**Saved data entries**
********

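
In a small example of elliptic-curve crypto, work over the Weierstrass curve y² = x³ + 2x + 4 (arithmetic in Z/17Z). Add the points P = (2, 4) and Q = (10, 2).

(2, 4) + (10, 2). λ = (2 - 4)/(10 - 2) ≡ 15/8 mod 17. 8⁻¹ ≡ 15 (mod 17) since 8·15 = 120 ≡ 1, so λ ≡ 4.
  x = λ² - 2 - 10 = 16 - 12 ≡ 4; y = λ·(2 - 4) - 4 ≡ 5. → (4, 5)

(4, 5)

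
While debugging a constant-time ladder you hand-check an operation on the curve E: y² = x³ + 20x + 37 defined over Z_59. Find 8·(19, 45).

(29, 7)

Write P = (19, 45).
Double-and-add on 8 = (1000)₂. Start with P = (19, 45) for the leading 1-bit.
double: tangent at (19, 45): λ = (3·19² + 20)/(2·45) ≡ 41/31. 31⁻¹ ≡ 40 (mod 59) since 31·40 = 1240 ≡ 1, so λ ≡ 41·40 ≡ 47.
  x = λ² - 19 - 19 = 2209 - 38 ≡ 47; y = λ·(19 - 47) - 45 ≡ 55. → (47, 55)
double: tangent at (47, 55): λ = (3·47² + 20)/(2·55) ≡ 39/51. 51⁻¹ ≡ 22 (mod 59), so λ ≡ 39·22 ≡ 32.
  x = λ² - 47 - 47 = 1024 - 94 ≡ 45; y = λ·(47 - 45) - 55 ≡ 9. → (45, 9)
double: tangent at (45, 9): λ = (3·45² + 20)/(2·9) ≡ 18/18. 18⁻¹ ≡ 23 (mod 59), so λ ≡ 18·23 ≡ 1.
  x = λ² - 45 - 45 = 1 - 90 ≡ 29; y = λ·(45 - 29) - 9 ≡ 7. → (29, 7)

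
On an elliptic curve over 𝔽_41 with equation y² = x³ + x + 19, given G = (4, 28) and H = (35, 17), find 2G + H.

(10, 2)

First 2G:
Repeated addition: build up to 2G.
2G: tangent at (4, 28): λ = (3·4² + 1)/(2·28) ≡ 8/15. 15⁻¹ ≡ 11 (mod 41) since 15·11 = 165 ≡ 1, so λ ≡ 8·11 ≡ 6.
  x = λ² - 4 - 4 = 36 - 8 ≡ 28; y = λ·(4 - 28) - 28 ≡ 33. → (28, 33)
2G = (28, 33).
Finally 2G + H:
(28, 33) + (35, 17). λ = (17 - 33)/(35 - 28) ≡ 25/7 mod 41. 7⁻¹ ≡ 6 (mod 41) since 7·6 = 42 ≡ 1, so λ ≡ 27.
  x = λ² - 28 - 35 = 729 - 63 ≡ 10; y = λ·(28 - 10) - 33 ≡ 2. → (10, 2)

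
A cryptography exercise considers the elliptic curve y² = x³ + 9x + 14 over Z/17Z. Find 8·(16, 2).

Write G = (16, 2).
Repeated addition: build up to 8G.
2G: tangent at (16, 2): λ = (3·16² + 9)/(2·2) ≡ 12/4. 4⁻¹ ≡ 13 (mod 17), so λ ≡ 12·13 ≡ 3.
  x = λ² - 16 - 16 = 9 - 32 ≡ 11; y = λ·(16 - 11) - 2 ≡ 13. → (11, 13)
3G: (11, 13) + (16, 2). λ = (2 - 13)/(16 - 11) ≡ 6/5 mod 17. 5⁻¹ ≡ 7 (mod 17), so λ ≡ 8.
  x = λ² - 11 - 16 = 64 - 27 ≡ 3; y = λ·(11 - 3) - 13 ≡ 0. → (3, 0)
4G: (3, 0) + (16, 2). λ = (2 - 0)/(16 - 3) ≡ 2/13 mod 17. 13⁻¹ ≡ 4 (mod 17) since 13·4 = 52 ≡ 1, so λ ≡ 8.
  x = λ² - 3 - 16 = 64 - 19 ≡ 11; y = λ·(3 - 11) - 0 ≡ 4. → (11, 4)
5G: (11, 4) + (16, 2). λ = (2 - 4)/(16 - 11) ≡ 15/5 mod 17. 5⁻¹ ≡ 7 (mod 17) since 5·7 = 35 ≡ 1, so λ ≡ 3.
  x = λ² - 11 - 16 = 9 - 27 ≡ 16; y = λ·(11 - 16) - 4 ≡ 15. → (16, 15)
6G: (16, 15) + (16, 2): same x and y₁ ≡ -y₂, so the sum is O.
7G: O + (16, 2) = (16, 2) (identity).
8G: tangent at (16, 2): λ = (3·16² + 9)/(2·2) ≡ 12/4. 4⁻¹ ≡ 13 (mod 17), so λ ≡ 12·13 ≡ 3.
  x = λ² - 16 - 16 = 9 - 32 ≡ 11; y = λ·(16 - 11) - 2 ≡ 13. → (11, 13)

(11, 13)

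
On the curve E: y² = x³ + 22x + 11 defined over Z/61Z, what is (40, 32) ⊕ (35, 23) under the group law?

(40, 32) + (35, 23). λ = (23 - 32)/(35 - 40) ≡ 52/56 mod 61. 56⁻¹ ≡ 12 (mod 61) since 56·12 = 672 ≡ 1, so λ ≡ 14.
  x = λ² - 40 - 35 = 196 - 75 ≡ 60; y = λ·(40 - 60) - 32 ≡ 54. → (60, 54)

(60, 54)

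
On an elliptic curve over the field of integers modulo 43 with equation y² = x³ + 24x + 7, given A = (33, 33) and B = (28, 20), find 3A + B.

(42, 38)

First 3A:
Repeated addition: build up to 3A.
2A: tangent at (33, 33): λ = (3·33² + 24)/(2·33) ≡ 23/23. 23⁻¹ ≡ 15 (mod 43), so λ ≡ 23·15 ≡ 1.
  x = λ² - 33 - 33 = 1 - 66 ≡ 21; y = λ·(33 - 21) - 33 ≡ 22. → (21, 22)
3A: (21, 22) + (33, 33). λ = (33 - 22)/(33 - 21) ≡ 11/12 mod 43. 12⁻¹ ≡ 18 (mod 43), so λ ≡ 26.
  x = λ² - 21 - 33 = 676 - 54 ≡ 20; y = λ·(21 - 20) - 22 ≡ 4. → (20, 4)
3A = (20, 4).
Finally 3A + B:
(20, 4) + (28, 20). λ = (20 - 4)/(28 - 20) ≡ 16/8 mod 43. 8⁻¹ ≡ 27 (mod 43), so λ ≡ 2.
  x = λ² - 20 - 28 = 4 - 48 ≡ 42; y = λ·(20 - 42) - 4 ≡ 38. → (42, 38)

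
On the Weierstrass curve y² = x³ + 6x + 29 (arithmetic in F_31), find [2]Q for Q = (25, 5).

tangent at (25, 5): λ = (3·25² + 6)/(2·5) ≡ 21/10. 10⁻¹ ≡ 28 (mod 31), so λ ≡ 21·28 ≡ 30.
  x = λ² - 25 - 25 = 900 - 50 ≡ 13; y = λ·(25 - 13) - 5 ≡ 14. → (13, 14)

(13, 14)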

********

**WORK REQUIRED**
Write out every line from the records above, word for word.

**TASK OUTPUT**
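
In a small example of elliptic-curve crypto, work over the Weierstrass curve y² = x³ + 2x + 4 (arithmetic in Z/17Z). Add the points P = (2, 4) and Q = (10, 2).

(2, 4) + (10, 2). λ = (2 - 4)/(10 - 2) ≡ 15/8 mod 17. 8⁻¹ ≡ 15 (mod 17) since 8·15 = 120 ≡ 1, so λ ≡ 4.
  x = λ² - 2 - 10 = 16 - 12 ≡ 4; y = λ·(2 - 4) - 4 ≡ 5. → (4, 5)

(4, 5)

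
While debugging a constant-time ladder you hand-check an operation on the curve E: y² = x³ + 20x + 37 defined over Z_59. Find 8·(19, 45).

(29, 7)

Write P = (19, 45).
Double-and-add on 8 = (1000)₂. Start with P = (19, 45) for the leading 1-bit.
double: tangent at (19, 45): λ = (3·19² + 20)/(2·45) ≡ 41/31. 31⁻¹ ≡ 40 (mod 59) since 31·40 = 1240 ≡ 1, so λ ≡ 41·40 ≡ 47.
  x = λ² - 19 - 19 = 2209 - 38 ≡ 47; y = λ·(19 - 47) - 45 ≡ 55. → (47, 55)
double: tangent at (47, 55): λ = (3·47² + 20)/(2·55) ≡ 39/51. 51⁻¹ ≡ 22 (mod 59), so λ ≡ 39·22 ≡ 32.
  x = λ² - 47 - 47 = 1024 - 94 ≡ 45; y = λ·(47 - 45) - 55 ≡ 9. → (45, 9)
double: tangent at (45, 9): λ = (3·45² + 20)/(2·9) ≡ 18/18. 18⁻¹ ≡ 23 (mod 59), so λ ≡ 18·23 ≡ 1.
  x = λ² - 45 - 45 = 1 - 90 ≡ 29; y = λ·(45 - 29) - 9 ≡ 7. → (29, 7)

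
On an elliptic curve over 𝔽_41 with equation y² = x³ + x + 19, given G = (4, 28) and H = (35, 17), find 2G + H.

(10, 2)

First 2G:
Repeated addition: build up to 2G.
2G: tangent at (4, 28): λ = (3·4² + 1)/(2·28) ≡ 8/15. 15⁻¹ ≡ 11 (mod 41) since 15·11 = 165 ≡ 1, so λ ≡ 8·11 ≡ 6.
  x = λ² - 4 - 4 = 36 - 8 ≡ 28; y = λ·(4 - 28) - 28 ≡ 33. → (28, 33)
2G = (28, 33).
Finally 2G + H:
(28, 33) + (35, 17). λ = (17 - 33)/(35 - 28) ≡ 25/7 mod 41. 7⁻¹ ≡ 6 (mod 41) since 7·6 = 42 ≡ 1, so λ ≡ 27.
  x = λ² - 28 - 35 = 729 - 63 ≡ 10; y = λ·(28 - 10) - 33 ≡ 2. → (10, 2)

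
A cryptography exercise considers the elliptic curve y² = x³ + 9x + 14 over Z/17Z. Find 8·(16, 2).

Write G = (16, 2).
Repeated addition: build up to 8G.
2G: tangent at (16, 2): λ = (3·16² + 9)/(2·2) ≡ 12/4. 4⁻¹ ≡ 13 (mod 17), so λ ≡ 12·13 ≡ 3.
  x = λ² - 16 - 16 = 9 - 32 ≡ 11; y = λ·(16 - 11) - 2 ≡ 13. → (11, 13)
3G: (11, 13) + (16, 2). λ = (2 - 13)/(16 - 11) ≡ 6/5 mod 17. 5⁻¹ ≡ 7 (mod 17), so λ ≡ 8.
  x = λ² - 11 - 16 = 64 - 27 ≡ 3; y = λ·(11 - 3) - 13 ≡ 0. → (3, 0)
4G: (3, 0) + (16, 2). λ = (2 - 0)/(16 - 3) ≡ 2/13 mod 17. 13⁻¹ ≡ 4 (mod 17) since 13·4 = 52 ≡ 1, so λ ≡ 8.
  x = λ² - 3 - 16 = 64 - 19 ≡ 11; y = λ·(3 - 11) - 0 ≡ 4. → (11, 4)
5G: (11, 4) + (16, 2). λ = (2 - 4)/(16 - 11) ≡ 15/5 mod 17. 5⁻¹ ≡ 7 (mod 17) since 5·7 = 35 ≡ 1, so λ ≡ 3.
  x = λ² - 11 - 16 = 9 - 27 ≡ 16; y = λ·(11 - 16) - 4 ≡ 15. → (16, 15)
6G: (16, 15) + (16, 2): same x and y₁ ≡ -y₂, so the sum is O.
7G: O + (16, 2) = (16, 2) (identity).
8G: tangent at (16, 2): λ = (3·16² + 9)/(2·2) ≡ 12/4. 4⁻¹ ≡ 13 (mod 17), so λ ≡ 12·13 ≡ 3.
  x = λ² - 16 - 16 = 9 - 32 ≡ 11; y = λ·(16 - 11) - 2 ≡ 13. → (11, 13)

(11, 13)

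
On the curve E: y² = x³ + 22x + 11 defined over Z/61Z, what is (40, 32) ⊕ (35, 23) under the group law?

(40, 32) + (35, 23). λ = (23 - 32)/(35 - 40) ≡ 52/56 mod 61. 56⁻¹ ≡ 12 (mod 61) since 56·12 = 672 ≡ 1, so λ ≡ 14.
  x = λ² - 40 - 35 = 196 - 75 ≡ 60; y = λ·(40 - 60) - 32 ≡ 54. → (60, 54)

(60, 54)

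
On an elliptic curve over the field of integers modulo 43 with equation y² = x³ + 24x + 7, given A = (33, 33) and B = (28, 20), find 3A + B.

(42, 38)

First 3A:
Repeated addition: build up to 3A.
2A: tangent at (33, 33): λ = (3·33² + 24)/(2·33) ≡ 23/23. 23⁻¹ ≡ 15 (mod 43), so λ ≡ 23·15 ≡ 1.
  x = λ² - 33 - 33 = 1 - 66 ≡ 21; y = λ·(33 - 21) - 33 ≡ 22. → (21, 22)
3A: (21, 22) + (33, 33). λ = (33 - 22)/(33 - 21) ≡ 11/12 mod 43. 12⁻¹ ≡ 18 (mod 43), so λ ≡ 26.
  x = λ² - 21 - 33 = 676 - 54 ≡ 20; y = λ·(21 - 20) - 22 ≡ 4. → (20, 4)
3A = (20, 4).
Finally 3A + B:
(20, 4) + (28, 20). λ = (20 - 4)/(28 - 20) ≡ 16/8 mod 43. 8⁻¹ ≡ 27 (mod 43), so λ ≡ 2.
  x = λ² - 20 - 28 = 4 - 48 ≡ 42; y = λ·(20 - 42) - 4 ≡ 38. → (42, 38)

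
On the Weierstrass curve y² = x³ + 6x + 29 (arithmetic in F_31), find [2]Q for Q = (25, 5).

tangent at (25, 5): λ = (3·25² + 6)/(2·5) ≡ 21/10. 10⁻¹ ≡ 28 (mod 31), so λ ≡ 21·28 ≡ 30.
  x = λ² - 25 - 25 = 900 - 50 ≡ 13; y = λ·(25 - 13) - 5 ≡ 14. → (13, 14)

(13, 14)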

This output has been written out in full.